**** DATASET RECORDS ****

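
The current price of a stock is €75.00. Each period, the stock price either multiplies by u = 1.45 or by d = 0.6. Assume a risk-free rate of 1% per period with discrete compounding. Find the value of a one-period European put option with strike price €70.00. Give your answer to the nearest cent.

Risk-neutral probability p = (1 + 0.01 − 0.6)/(1.45 − 0.6) = 0.4100/0.8500 = 0.4824
Terminal stock prices: S_u = 108.8, S_d = 45
Terminal payoffs (K − S): max(-38.75, 0) = 0, max(25, 0) = 25
Node 0 (S = 75): V_0 = 1/1.01·[0.4824·0.0000 + 0.5176·25.0000] = 12.8130

€12.81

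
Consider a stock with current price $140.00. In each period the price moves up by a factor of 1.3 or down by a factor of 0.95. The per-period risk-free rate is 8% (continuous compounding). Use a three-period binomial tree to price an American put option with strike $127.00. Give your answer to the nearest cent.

Risk-neutral probability p = (e^0.08 − 0.95)/(1.3 − 0.95) = 0.1333/0.3500 = 0.3808
Terminal stock prices: S_uuu = 307.6, S_uud = 224.8, S_udd = 164.3, S_ddd = 120
Terminal payoffs (K − S): max(-180.6, 0) = 0, max(-97.77, 0) = 0, max(-37.25, 0) = 0, max(6.968, 0) = 6.968
Node uu (S = 236.6): continuation = e^(−0.08)·[0.3808·0.0000 + 0.6192·0.0000] = 0.0000; exercise value = 0.0000 ≤ continuation, so V_uu = 0.0000
Node ud (S = 172.9): continuation = e^(−0.08)·[0.3808·0.0000 + 0.6192·0.0000] = 0.0000; exercise value = 0.0000 ≤ continuation, so V_ud = 0.0000
Node dd (S = 126.3): continuation = e^(−0.08)·[0.3808·0.0000 + 0.6192·6.9675] = 3.9824; exercise value = 0.6500 ≤ continuation, so V_dd = 3.9824
Node u (S = 182): continuation = e^(−0.08)·[0.3808·0.0000 + 0.6192·0.0000] = 0.0000; exercise value = 0.0000 ≤ continuation, so V_u = 0.0000
Node d (S = 133): continuation = e^(−0.08)·[0.3808·0.0000 + 0.6192·3.9824] = 2.2763; exercise value = 0.0000 ≤ continuation, so V_d = 2.2763
Node 0 (S = 140): continuation = e^(−0.08)·[0.3808·0.0000 + 0.6192·2.2763] = 1.3011; exercise value = 0.0000 ≤ continuation, so V_0 = 1.3011

$1.30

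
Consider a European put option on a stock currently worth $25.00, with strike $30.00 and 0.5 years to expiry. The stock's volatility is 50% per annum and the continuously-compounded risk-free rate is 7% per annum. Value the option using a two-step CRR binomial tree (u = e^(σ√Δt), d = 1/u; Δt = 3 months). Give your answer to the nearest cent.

$6.39

CRR parameters: u = e^(σ√Δt) = e^(0.5·√0.25) = 1.2840, d = 1/u = 0.7788
Per-period rate: rΔt = 0.07·0.25 = 0.0175, so R = e^0.0175 = 1.0177
Risk-neutral probability p = (e^0.0175 − 0.7788)/(1.2840 − 0.7788) = 0.2389/0.5052 = 0.4728
Terminal stock prices: S_uu = 41.22, S_ud = 25, S_dd = 15.16
Terminal payoffs (K − S): max(-11.22, 0) = 0, max(5, 0) = 5, max(14.84, 0) = 14.84
Node u (S = 32.1): V_u = e^(−0.0175)·[0.4728·0.0000 + 0.5272·5.0000] = 2.5904
Node d (S = 19.47): V_d = e^(−0.0175)·[0.4728·5.0000 + 0.5272·14.8367] = 10.0095
Node 0 (S = 25): V_0 = e^(−0.0175)·[0.4728·2.5904 + 0.5272·10.0095] = 6.3892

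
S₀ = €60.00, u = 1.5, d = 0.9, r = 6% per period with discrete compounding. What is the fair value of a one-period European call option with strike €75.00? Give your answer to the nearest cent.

€3.77

Risk-neutral probability p = (1 + 0.06 − 0.9)/(1.5 − 0.9) = 0.1600/0.6000 = 0.2667
Terminal stock prices: S_u = 90, S_d = 54
Terminal payoffs (S − K): max(15, 0) = 15, max(-21, 0) = 0
Node 0 (S = 60): V_0 = 1/1.06·[0.2667·15.0000 + 0.7333·0.0000] = 3.7736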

****

_WHAT TO WORK ON_
The full listing above is to be given again exactly.

_RESPONSE_
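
The current price of a stock is €75.00. Each period, the stock price either multiplies by u = 1.45 or by d = 0.6. Assume a risk-free rate of 1% per period with discrete compounding. Find the value of a one-period European put option with strike price €70.00. Give your answer to the nearest cent.

Risk-neutral probability p = (1 + 0.01 − 0.6)/(1.45 − 0.6) = 0.4100/0.8500 = 0.4824
Terminal stock prices: S_u = 108.8, S_d = 45
Terminal payoffs (K − S): max(-38.75, 0) = 0, max(25, 0) = 25
Node 0 (S = 75): V_0 = 1/1.01·[0.4824·0.0000 + 0.5176·25.0000] = 12.8130

€12.81

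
Consider a stock with current price $140.00. In each period the price moves up by a factor of 1.3 or down by a factor of 0.95. The per-period risk-free rate is 8% (continuous compounding). Use a three-period binomial tree to price an American put option with strike $127.00. Give your answer to the nearest cent.

Risk-neutral probability p = (e^0.08 − 0.95)/(1.3 − 0.95) = 0.1333/0.3500 = 0.3808
Terminal stock prices: S_uuu = 307.6, S_uud = 224.8, S_udd = 164.3, S_ddd = 120
Terminal payoffs (K − S): max(-180.6, 0) = 0, max(-97.77, 0) = 0, max(-37.25, 0) = 0, max(6.968, 0) = 6.968
Node uu (S = 236.6): continuation = e^(−0.08)·[0.3808·0.0000 + 0.6192·0.0000] = 0.0000; exercise value = 0.0000 ≤ continuation, so V_uu = 0.0000
Node ud (S = 172.9): continuation = e^(−0.08)·[0.3808·0.0000 + 0.6192·0.0000] = 0.0000; exercise value = 0.0000 ≤ continuation, so V_ud = 0.0000
Node dd (S = 126.3): continuation = e^(−0.08)·[0.3808·0.0000 + 0.6192·6.9675] = 3.9824; exercise value = 0.6500 ≤ continuation, so V_dd = 3.9824
Node u (S = 182): continuation = e^(−0.08)·[0.3808·0.0000 + 0.6192·0.0000] = 0.0000; exercise value = 0.0000 ≤ continuation, so V_u = 0.0000
Node d (S = 133): continuation = e^(−0.08)·[0.3808·0.0000 + 0.6192·3.9824] = 2.2763; exercise value = 0.0000 ≤ continuation, so V_d = 2.2763
Node 0 (S = 140): continuation = e^(−0.08)·[0.3808·0.0000 + 0.6192·2.2763] = 1.3011; exercise value = 0.0000 ≤ continuation, so V_0 = 1.3011

$1.30

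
Consider a European put option on a stock currently worth $25.00, with strike $30.00 and 0.5 years to expiry. The stock's volatility is 50% per annum and the continuously-compounded risk-free rate is 7% per annum. Value the option using a two-step CRR binomial tree (u = e^(σ√Δt), d = 1/u; Δt = 3 months). Give your answer to the nearest cent.

$6.39

CRR parameters: u = e^(σ√Δt) = e^(0.5·√0.25) = 1.2840, d = 1/u = 0.7788
Per-period rate: rΔt = 0.07·0.25 = 0.0175, so R = e^0.0175 = 1.0177
Risk-neutral probability p = (e^0.0175 − 0.7788)/(1.2840 − 0.7788) = 0.2389/0.5052 = 0.4728
Terminal stock prices: S_uu = 41.22, S_ud = 25, S_dd = 15.16
Terminal payoffs (K − S): max(-11.22, 0) = 0, max(5, 0) = 5, max(14.84, 0) = 14.84
Node u (S = 32.1): V_u = e^(−0.0175)·[0.4728·0.0000 + 0.5272·5.0000] = 2.5904
Node d (S = 19.47): V_d = e^(−0.0175)·[0.4728·5.0000 + 0.5272·14.8367] = 10.0095
Node 0 (S = 25): V_0 = e^(−0.0175)·[0.4728·2.5904 + 0.5272·10.0095] = 6.3892

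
S₀ = €60.00, u = 1.5, d = 0.9, r = 6% per period with discrete compounding. What is the fair value of a one-period European call option with strike €75.00? Give your answer to the nearest cent.

€3.77

Risk-neutral probability p = (1 + 0.06 − 0.9)/(1.5 − 0.9) = 0.1600/0.6000 = 0.2667
Terminal stock prices: S_u = 90, S_d = 54
Terminal payoffs (S − K): max(15, 0) = 15, max(-21, 0) = 0
Node 0 (S = 60): V_0 = 1/1.06·[0.2667·15.0000 + 0.7333·0.0000] = 3.7736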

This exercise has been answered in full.